Dataset entries:
= Beginning of Section =

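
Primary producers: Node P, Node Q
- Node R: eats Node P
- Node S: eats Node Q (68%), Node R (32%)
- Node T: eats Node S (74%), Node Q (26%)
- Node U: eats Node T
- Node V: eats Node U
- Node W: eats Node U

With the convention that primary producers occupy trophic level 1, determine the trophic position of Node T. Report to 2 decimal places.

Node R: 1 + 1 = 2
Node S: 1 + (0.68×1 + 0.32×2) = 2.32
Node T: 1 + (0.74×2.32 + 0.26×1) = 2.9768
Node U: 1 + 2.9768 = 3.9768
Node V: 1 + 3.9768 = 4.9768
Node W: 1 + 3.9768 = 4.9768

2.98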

= End of Section =

Problem to work on: Could you please copy the lines above exactly, beginning at the first and ending at the line that contains "- Node W: eats Node U"?

Result:
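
Primary producers: Node P, Node Q
- Node R: eats Node P
- Node S: eats Node Q (68%), Node R (32%)
- Node T: eats Node S (74%), Node Q (26%)
- Node U: eats Node T
- Node V: eats Node U
- Node W: eats Node U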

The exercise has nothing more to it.